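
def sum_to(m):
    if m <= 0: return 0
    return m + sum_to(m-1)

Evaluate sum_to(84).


sum_to(84)
= 84 + 83 + 82 + 81 + 80 + 79 + 78 + 77 + 76 + 75 + 74 + 73 + 72 + 71 + 70 + 69 + 68 + 67 + 66 + 65 + 64 + 63 + 62 + 61 + 60 + 59 + 58 + 57 + 56 + 55 + 54 + 53 + 52 + 51 + 50 + 49 + 48 + 47 + 46 + 45 + 44 + 43 + 42 + 41 + 40 + 39 + 38 + 37 + 36 + 35 + 34 + 33 + 32 + 31 + 30 + 29 + 28 + 27 + 26 + 25 + 24 + 23 + 22 + 21 + 20 + 19 + 18 + 17 + 16 + 15 + 14 + 13 + 12 + 11 + 10 + 9 + 8 + 7 + 6 + 5 + 4 + 3 + 2 + 1 + sum_to(0)
= 84 + 83 + 82 + 81 + 80 + 79 + 78 + 77 + 76 + 75 + 74 + 73 + 72 + 71 + 70 + 69 + 68 + 67 + 66 + 65 + 64 + 63 + 62 + 61 + 60 + 59 + 58 + 57 + 56 + 55 + 54 + 53 + 52 + 51 + 50 + 49 + 48 + 47 + 46 + 45 + 44 + 43 + 42 + 41 + 40 + 39 + 38 + 37 + 36 + 35 + 34 + 33 + 32 + 31 + 30 + 29 + 28 + 27 + 26 + 25 + 24 + 23 + 22 + 21 + 20 + 19 + 18 + 17 + 16 + 15 + 14 + 13 + 12 + 11 + 10 + 9 + 8 + 7 + 6 + 5 + 4 + 3 + 2 + 1 + 0
= 3570

3570


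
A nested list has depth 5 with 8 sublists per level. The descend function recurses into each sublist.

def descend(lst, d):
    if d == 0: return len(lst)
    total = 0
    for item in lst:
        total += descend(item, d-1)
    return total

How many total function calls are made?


At depth 0 (root): 1 call
At depth 1: each of 1 parents calls descend on 8 children = 8 calls
At depth 2: each of 8 parents calls descend on 8 children = 64 calls
At depth 3: each of 64 parents calls descend on 8 children = 512 calls
At depth 4: each of 512 parents calls descend on 8 children = 4096 calls
At depth 5: each of 4096 parents calls descend on 8 children = 32768 calls
Total: 1 + 8 + 64 + 512 + 4096 + 32768 = 37449

37449


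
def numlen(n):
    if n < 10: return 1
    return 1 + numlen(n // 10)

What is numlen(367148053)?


numlen(367148053) = 1 + numlen(36714805)
numlen(36714805) = 1 + numlen(3671480)
numlen(3671480) = 1 + numlen(367148)
numlen(367148) = 1 + numlen(36714)
numlen(36714) = 1 + numlen(3671)
numlen(3671) = 1 + numlen(367)
numlen(367) = 1 + numlen(36)
numlen(36) = 1 + numlen(3)
numlen(3) = 1  (base case: 3 < 10)
Unwinding: 1 + 1 + 1 + 1 + 1 + 1 + 1 + 1 + 1 = 9

9


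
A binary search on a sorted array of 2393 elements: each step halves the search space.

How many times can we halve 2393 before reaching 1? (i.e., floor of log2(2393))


2393 / 2 = 1196
1196 / 2 = 598
598 / 2 = 299
299 / 2 = 149
149 / 2 = 74
74 / 2 = 37
37 / 2 = 18
18 / 2 = 9
9 / 2 = 4
4 / 2 = 2
2 / 2 = 1
Reached 1 after 11 halvings

11


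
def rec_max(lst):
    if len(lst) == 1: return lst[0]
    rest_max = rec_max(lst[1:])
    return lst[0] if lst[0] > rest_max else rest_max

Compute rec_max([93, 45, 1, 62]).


rec_max([93, 45, 1, 62]): compare 93 with rec_max([45, 1, 62])
rec_max([45, 1, 62]): compare 45 with rec_max([1, 62])
rec_max([1, 62]): compare 1 with rec_max([62])
rec_max([62]) = 62  (base case)
Compare 1 with 62 -> 62
Compare 45 with 62 -> 62
Compare 93 with 62 -> 93

93


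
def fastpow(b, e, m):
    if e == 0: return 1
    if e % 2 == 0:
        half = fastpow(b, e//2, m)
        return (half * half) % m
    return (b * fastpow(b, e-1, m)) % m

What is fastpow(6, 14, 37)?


fastpow(6, 14, 37): e is even, compute fastpow(6, 7, 37)
  fastpow(6, 7, 37): e is odd, compute fastpow(6, 6, 37)
    fastpow(6, 6, 37): e is even, compute fastpow(6, 3, 37)
      fastpow(6, 3, 37): e is odd, compute fastpow(6, 2, 37)
        fastpow(6, 2, 37): e is even, compute fastpow(6, 1, 37)
          fastpow(6, 1, 37): e is odd, compute fastpow(6, 0, 37)
          fastpow(6, 0, 37) = 1
          (6 * 1) % 37 = 6
        half=6, (6*6) % 37 = 36
      (6 * 36) % 37 = 31
    half=31, (31*31) % 37 = 36
  (6 * 36) % 37 = 31
half=31, (31*31) % 37 = 36

36


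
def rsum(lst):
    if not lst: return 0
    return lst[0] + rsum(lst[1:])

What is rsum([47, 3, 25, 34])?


rsum([47, 3, 25, 34]) = 47 + rsum([3, 25, 34])
rsum([3, 25, 34]) = 3 + rsum([25, 34])
rsum([25, 34]) = 25 + rsum([34])
rsum([34]) = 34 + rsum([])
rsum([]) = 0  (base case)
Total: 47 + 3 + 25 + 34 + 0 = 109

109


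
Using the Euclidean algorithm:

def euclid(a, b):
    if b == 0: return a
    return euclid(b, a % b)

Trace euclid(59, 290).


euclid(59, 290) = euclid(290, 59)
euclid(290, 59) = euclid(59, 54)
euclid(59, 54) = euclid(54, 5)
euclid(54, 5) = euclid(5, 4)
euclid(5, 4) = euclid(4, 1)
euclid(4, 1) = euclid(1, 0)
euclid(1, 0) = 1  (base case)

1


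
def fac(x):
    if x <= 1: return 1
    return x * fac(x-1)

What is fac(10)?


fac(10)
= 10 * fac(9)
= 10 * 9 * fac(8)
= 10 * 9 * 8 * fac(7)
= 10 * 9 * 8 * 7 * fac(6)
= 10 * 9 * 8 * 7 * 6 * fac(5)
= 10 * 9 * 8 * 7 * 6 * 5 * fac(4)
= 10 * 9 * 8 * 7 * 6 * 5 * 4 * fac(3)
= 10 * 9 * 8 * 7 * 6 * 5 * 4 * 3 * fac(2)
= 10 * 9 * 8 * 7 * 6 * 5 * 4 * 3 * 2 * fac(1)
= 10 * 9 * 8 * 7 * 6 * 5 * 4 * 3 * 2 * 1
= 3628800

3628800


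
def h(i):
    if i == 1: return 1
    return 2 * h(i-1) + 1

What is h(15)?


h(15) = 2 * h(14) + 1
h(14) = 2 * h(13) + 1
h(13) = 2 * h(12) + 1
h(12) = 2 * h(11) + 1
h(11) = 2 * h(10) + 1
h(10) = 2 * h(9) + 1
h(9) = 2 * h(8) + 1
h(8) = 2 * h(7) + 1
h(7) = 2 * h(6) + 1
h(6) = 2 * h(5) + 1
h(5) = 2 * h(4) + 1
h(4) = 2 * h(3) + 1
h(3) = 2 * h(2) + 1
h(2) = 2 * h(1) + 1
h(1) = 1  (base case)
h(2) = 2 * 1 + 1 = 3
h(3) = 2 * 3 + 1 = 7
h(4) = 2 * 7 + 1 = 15
h(5) = 2 * 15 + 1 = 31
h(6) = 2 * 31 + 1 = 63
h(7) = 2 * 63 + 1 = 127
h(8) = 2 * 127 + 1 = 255
h(9) = 2 * 255 + 1 = 511
h(10) = 2 * 511 + 1 = 1023
h(11) = 2 * 1023 + 1 = 2047
h(12) = 2 * 2047 + 1 = 4095
h(13) = 2 * 4095 + 1 = 8191
h(14) = 2 * 8191 + 1 = 16383
h(15) = 2 * 16383 + 1 = 32767

32767


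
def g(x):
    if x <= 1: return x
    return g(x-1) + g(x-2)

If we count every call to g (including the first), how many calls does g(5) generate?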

************

▸ Work required:
Set down only the lines above that fall between the line holding "What is rsum([47, 3, 25, 34])?" and the line holding "return x * fac(x-1)", inclusive, keeping each exact.

▸ Output for this task:
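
What is rsum([47, 3, 25, 34])?


rsum([47, 3, 25, 34]) = 47 + rsum([3, 25, 34])
rsum([3, 25, 34]) = 3 + rsum([25, 34])
rsum([25, 34]) = 25 + rsum([34])
rsum([34]) = 34 + rsum([])
rsum([]) = 0  (base case)
Total: 47 + 3 + 25 + 34 + 0 = 109

109


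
Using the Euclidean algorithm:

def euclid(a, b):
    if b == 0: return a
    return euclid(b, a % b)

Trace euclid(59, 290).


euclid(59, 290) = euclid(290, 59)
euclid(290, 59) = euclid(59, 54)
euclid(59, 54) = euclid(54, 5)
euclid(54, 5) = euclid(5, 4)
euclid(5, 4) = euclid(4, 1)
euclid(4, 1) = euclid(1, 0)
euclid(1, 0) = 1  (base case)

1


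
def fac(x):
    if x <= 1: return 1
    return x * fac(x-1)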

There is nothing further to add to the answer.